> **To do**:
Of the entries below, return exactly those lines that fall between the one containing "JalF is encoded by the *jalF* gene." and the one containing "Under the following", the two end lines included.

Saved data entries

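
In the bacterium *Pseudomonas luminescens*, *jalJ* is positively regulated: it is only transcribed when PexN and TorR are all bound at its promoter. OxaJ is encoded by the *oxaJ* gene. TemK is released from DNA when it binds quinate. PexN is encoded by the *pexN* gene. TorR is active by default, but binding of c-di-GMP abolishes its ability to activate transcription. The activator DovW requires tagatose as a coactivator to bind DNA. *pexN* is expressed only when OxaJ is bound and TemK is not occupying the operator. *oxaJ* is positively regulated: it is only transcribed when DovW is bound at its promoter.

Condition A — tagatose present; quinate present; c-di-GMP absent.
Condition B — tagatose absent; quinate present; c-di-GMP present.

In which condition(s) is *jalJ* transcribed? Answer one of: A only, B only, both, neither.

Condition A:
Tagatose is present, so DovW is active.
No repressor is bound and DovW is active, so *oxaJ* is transcribed.
So OxaJ is produced and active.
Quinate is present, so TemK is inactive.
No repressor is bound and OxaJ is active, so *pexN* is transcribed.
So PexN is produced and active.
c-di-GMP is absent, so TorR is active.
No repressor is bound and PexN and TorR are active, so *jalJ* is transcribed.
→ *jalJ* is ON in A.
Condition B:
Tagatose is absent, so DovW is inactive.
Required activator DovW is absent, so *oxaJ* is not transcribed.
So OxaJ is not produced.
Quinate is present, so TemK is inactive.
Required activator OxaJ is absent, so *pexN* is not transcribed.
So PexN is not produced.
c-di-GMP is present, so TorR is inactive.
Required activator PexN is absent, so *jalJ* is not transcribed.
→ *jalJ* is OFF in B.

A only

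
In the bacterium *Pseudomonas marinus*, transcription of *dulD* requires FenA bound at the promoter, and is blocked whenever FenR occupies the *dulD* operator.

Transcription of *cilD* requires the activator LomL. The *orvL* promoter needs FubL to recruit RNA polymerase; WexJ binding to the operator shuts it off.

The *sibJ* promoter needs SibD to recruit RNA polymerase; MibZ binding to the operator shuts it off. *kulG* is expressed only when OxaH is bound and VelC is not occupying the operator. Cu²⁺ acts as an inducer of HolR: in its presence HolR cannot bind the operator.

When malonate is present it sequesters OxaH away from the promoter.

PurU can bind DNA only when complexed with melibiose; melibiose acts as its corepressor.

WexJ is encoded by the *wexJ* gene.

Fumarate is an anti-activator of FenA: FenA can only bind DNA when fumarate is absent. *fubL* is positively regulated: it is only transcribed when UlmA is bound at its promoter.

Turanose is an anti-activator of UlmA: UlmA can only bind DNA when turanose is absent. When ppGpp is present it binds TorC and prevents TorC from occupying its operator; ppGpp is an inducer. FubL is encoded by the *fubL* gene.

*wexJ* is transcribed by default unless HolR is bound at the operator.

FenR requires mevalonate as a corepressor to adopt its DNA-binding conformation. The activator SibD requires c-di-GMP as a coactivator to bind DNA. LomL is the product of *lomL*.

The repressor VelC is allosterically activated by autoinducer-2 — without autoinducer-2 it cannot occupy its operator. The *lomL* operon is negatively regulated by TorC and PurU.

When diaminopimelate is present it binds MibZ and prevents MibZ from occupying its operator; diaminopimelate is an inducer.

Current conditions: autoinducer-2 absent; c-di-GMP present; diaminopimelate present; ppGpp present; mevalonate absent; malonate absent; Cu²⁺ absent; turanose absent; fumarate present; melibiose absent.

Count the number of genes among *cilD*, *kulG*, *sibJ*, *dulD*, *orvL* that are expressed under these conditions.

ppGpp is present, so TorC is inactive.
Melibiose is absent, so PurU is inactive.
With no repressor bound, *lomL* is transcribed.
So LomL is produced and active.
No repressor is bound and LomL is active, so *cilD* is transcribed.
→ *cilD* is ON.
Autoinducer-2 is absent, so VelC is inactive.
Malonate is absent, so OxaH is active.
No repressor is bound and OxaH is active, so *kulG* is transcribed.
→ *kulG* is ON.
Diaminopimelate is present, so MibZ is inactive.
c-di-GMP is present, so SibD is active.
No repressor is bound and SibD is active, so *sibJ* is transcribed.
→ *sibJ* is ON.
Mevalonate is absent, so FenR is inactive.
Fumarate is present, so FenA is inactive.
Required activator FenA is absent, so *dulD* is not transcribed.
→ *dulD* is OFF.
Cu²⁺ is absent, so HolR is active.
With repressor HolR bound, *wexJ* is not transcribed.
So WexJ is not produced.
Turanose is absent, so UlmA is active.
No repressor is bound and UlmA is active, so *fubL* is transcribed.
So FubL is produced and active.
No repressor is bound and FubL is active, so *orvL* is transcribed.
→ *orvL* is ON.
4 of the 5 genes are transcribed.

4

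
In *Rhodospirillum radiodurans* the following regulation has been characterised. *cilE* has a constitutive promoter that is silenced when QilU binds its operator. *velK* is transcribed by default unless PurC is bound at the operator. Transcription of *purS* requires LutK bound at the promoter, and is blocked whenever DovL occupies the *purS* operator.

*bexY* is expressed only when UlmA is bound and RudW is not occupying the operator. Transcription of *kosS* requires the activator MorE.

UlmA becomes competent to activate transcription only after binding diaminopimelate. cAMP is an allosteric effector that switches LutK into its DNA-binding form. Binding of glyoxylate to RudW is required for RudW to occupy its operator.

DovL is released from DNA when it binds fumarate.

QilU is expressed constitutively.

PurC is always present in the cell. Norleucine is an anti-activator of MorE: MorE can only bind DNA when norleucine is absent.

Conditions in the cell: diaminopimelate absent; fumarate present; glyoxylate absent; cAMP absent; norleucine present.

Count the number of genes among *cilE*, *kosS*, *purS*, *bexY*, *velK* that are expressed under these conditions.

QilU is produced constitutively and is active.
With repressor QilU bound, *cilE* is not transcribed.
→ *cilE* is OFF.
Norleucine is present, so MorE is inactive.
Required activator MorE is absent, so *kosS* is not transcribed.
→ *kosS* is OFF.
Fumarate is present, so DovL is inactive.
cAMP is absent, so LutK is inactive.
Required activator LutK is absent, so *purS* is not transcribed.
→ *purS* is OFF.
Glyoxylate is absent, so RudW is inactive.
Diaminopimelate is absent, so UlmA is inactive.
Required activator UlmA is absent, so *bexY* is not transcribed.
→ *bexY* is OFF.
PurC is produced constitutively and is active.
With repressor PurC bound, *velK* is not transcribed.
→ *velK* is OFF.
0 of the 5 genes are transcribed.

0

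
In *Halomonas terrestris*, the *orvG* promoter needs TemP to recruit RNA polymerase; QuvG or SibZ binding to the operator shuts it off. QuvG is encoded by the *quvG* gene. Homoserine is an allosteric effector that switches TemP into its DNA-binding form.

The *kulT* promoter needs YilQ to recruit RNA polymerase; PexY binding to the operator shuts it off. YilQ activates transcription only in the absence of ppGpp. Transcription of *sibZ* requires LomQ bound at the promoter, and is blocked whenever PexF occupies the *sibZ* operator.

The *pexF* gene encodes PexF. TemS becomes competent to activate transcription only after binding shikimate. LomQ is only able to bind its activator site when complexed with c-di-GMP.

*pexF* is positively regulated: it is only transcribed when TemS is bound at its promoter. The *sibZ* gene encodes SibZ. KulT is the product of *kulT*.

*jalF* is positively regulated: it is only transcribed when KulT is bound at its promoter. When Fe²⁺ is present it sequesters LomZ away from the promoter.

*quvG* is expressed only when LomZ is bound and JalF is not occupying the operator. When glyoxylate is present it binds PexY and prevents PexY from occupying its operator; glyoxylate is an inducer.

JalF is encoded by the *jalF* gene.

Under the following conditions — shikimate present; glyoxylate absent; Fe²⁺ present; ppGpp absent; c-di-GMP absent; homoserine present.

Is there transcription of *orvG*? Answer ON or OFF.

ON

ppGpp is absent, so YilQ is active.
Glyoxylate is absent, so PexY is active.
With repressor PexY bound, *kulT* is not transcribed.
So KulT is not produced.
Required activator KulT is absent, so *jalF* is not transcribed.
So JalF is not produced.
Fe²⁺ is present, so LomZ is inactive.
Required activator LomZ is absent, so *quvG* is not transcribed.
So QuvG is not produced.
Homoserine is present, so TemP is active.
c-di-GMP is absent, so LomQ is inactive.
Shikimate is present, so TemS is active.
No repressor is bound and TemS is active, so *pexF* is transcribed.
So PexF is produced and active.
With repressor PexF bound, *sibZ* is not transcribed.
So SibZ is not produced.
No repressor is bound and TemP is active, so *orvG* is transcribed.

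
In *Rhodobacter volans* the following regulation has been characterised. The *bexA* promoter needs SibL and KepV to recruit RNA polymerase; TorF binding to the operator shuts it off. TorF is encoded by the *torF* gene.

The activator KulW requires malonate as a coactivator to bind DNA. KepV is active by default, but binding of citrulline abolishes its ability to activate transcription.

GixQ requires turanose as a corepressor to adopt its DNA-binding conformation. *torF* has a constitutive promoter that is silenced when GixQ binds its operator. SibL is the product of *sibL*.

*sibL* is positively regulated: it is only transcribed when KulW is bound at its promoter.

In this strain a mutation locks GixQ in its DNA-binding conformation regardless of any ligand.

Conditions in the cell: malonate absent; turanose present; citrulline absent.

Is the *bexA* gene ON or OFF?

Malonate is absent, so KulW is inactive.
Required activator KulW is absent, so *sibL* is not transcribed.
So SibL is not produced.
Citrulline is absent, so KepV is active.
GixQ is constitutively active in this strain.
With repressor GixQ bound, *torF* is not transcribed.
So TorF is not produced.
Required activator SibL is absent, so *bexA* is not transcribed.

OFF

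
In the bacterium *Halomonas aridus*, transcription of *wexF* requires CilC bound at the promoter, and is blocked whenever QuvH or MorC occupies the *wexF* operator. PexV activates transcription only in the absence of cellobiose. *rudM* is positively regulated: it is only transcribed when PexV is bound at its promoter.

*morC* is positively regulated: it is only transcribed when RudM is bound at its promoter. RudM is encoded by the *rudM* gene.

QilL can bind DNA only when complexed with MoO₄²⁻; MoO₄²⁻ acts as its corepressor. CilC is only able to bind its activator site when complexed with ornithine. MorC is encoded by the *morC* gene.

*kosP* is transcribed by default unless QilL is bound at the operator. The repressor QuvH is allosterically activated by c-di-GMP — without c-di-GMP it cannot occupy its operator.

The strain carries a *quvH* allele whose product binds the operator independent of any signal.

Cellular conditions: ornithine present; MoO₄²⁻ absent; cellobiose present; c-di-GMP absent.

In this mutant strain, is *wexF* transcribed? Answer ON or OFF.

OFF

QuvH is constitutively active in this strain.
Ornithine is present, so CilC is active.
Cellobiose is present, so PexV is inactive.
Required activator PexV is absent, so *rudM* is not transcribed.
So RudM is not produced.
Required activator RudM is absent, so *morC* is not transcribed.
So MorC is not produced.
With repressor QuvH bound, *wexF* is not transcribed.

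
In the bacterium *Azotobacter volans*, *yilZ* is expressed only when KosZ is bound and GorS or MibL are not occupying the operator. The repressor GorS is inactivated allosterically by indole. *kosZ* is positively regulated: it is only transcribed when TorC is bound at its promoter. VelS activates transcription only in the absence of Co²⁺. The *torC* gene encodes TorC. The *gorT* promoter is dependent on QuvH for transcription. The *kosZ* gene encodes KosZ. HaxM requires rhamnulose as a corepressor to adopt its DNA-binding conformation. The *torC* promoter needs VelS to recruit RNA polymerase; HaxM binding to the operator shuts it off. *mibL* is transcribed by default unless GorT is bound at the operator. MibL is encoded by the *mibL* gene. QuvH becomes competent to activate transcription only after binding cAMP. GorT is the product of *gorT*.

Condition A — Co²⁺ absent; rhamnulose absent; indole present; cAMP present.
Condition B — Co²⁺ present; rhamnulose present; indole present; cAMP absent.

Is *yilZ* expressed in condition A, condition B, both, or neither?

Condition A:
Co²⁺ is absent, so VelS is active.
Rhamnulose is absent, so HaxM is inactive.
No repressor is bound and VelS is active, so *torC* is transcribed.
So TorC is produced and active.
No repressor is bound and TorC is active, so *kosZ* is transcribed.
So KosZ is produced and active.
Indole is present, so GorS is inactive.
cAMP is present, so QuvH is active.
No repressor is bound and QuvH is active, so *gorT* is transcribed.
So GorT is produced and active.
With repressor GorT bound, *mibL* is not transcribed.
So MibL is not produced.
No repressor is bound and KosZ is active, so *yilZ* is transcribed.
→ *yilZ* is ON in A.
Condition B:
Co²⁺ is present, so VelS is inactive.
Rhamnulose is present, so HaxM is active.
With repressor HaxM bound, *torC* is not transcribed.
So TorC is not produced.
Required activator TorC is absent, so *kosZ* is not transcribed.
So KosZ is not produced.
Indole is present, so GorS is inactive.
cAMP is absent, so QuvH is inactive.
Required activator QuvH is absent, so *gorT* is not transcribed.
So GorT is not produced.
With no repressor bound, *mibL* is transcribed.
So MibL is produced and active.
With repressor MibL bound, *yilZ* is not transcribed.
→ *yilZ* is OFF in B.

A only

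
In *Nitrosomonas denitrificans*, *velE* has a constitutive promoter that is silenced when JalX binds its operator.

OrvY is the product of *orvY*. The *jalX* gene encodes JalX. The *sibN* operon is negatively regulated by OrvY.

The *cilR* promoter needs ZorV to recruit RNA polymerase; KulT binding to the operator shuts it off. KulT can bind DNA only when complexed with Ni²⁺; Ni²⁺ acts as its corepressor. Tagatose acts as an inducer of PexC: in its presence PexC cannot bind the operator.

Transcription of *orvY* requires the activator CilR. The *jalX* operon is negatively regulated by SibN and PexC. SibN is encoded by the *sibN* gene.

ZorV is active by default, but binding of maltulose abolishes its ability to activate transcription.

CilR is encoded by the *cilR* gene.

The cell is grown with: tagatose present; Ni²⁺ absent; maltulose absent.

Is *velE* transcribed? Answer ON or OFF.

Ni²⁺ is absent, so KulT is inactive.
Maltulose is absent, so ZorV is active.
No repressor is bound and ZorV is active, so *cilR* is transcribed.
So CilR is produced and active.
No repressor is bound and CilR is active, so *orvY* is transcribed.
So OrvY is produced and active.
With repressor OrvY bound, *sibN* is not transcribed.
So SibN is not produced.
Tagatose is present, so PexC is inactive.
With no repressor bound, *jalX* is transcribed.
So JalX is produced and active.
With repressor JalX bound, *velE* is not transcribed.

OFF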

> **Response for this exercise**:
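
JalF is encoded by the *jalF* gene.

Under the following conditions — shikimate present; glyoxylate absent; Fe²⁺ present; ppGpp absent; c-di-GMP absent; homoserine present.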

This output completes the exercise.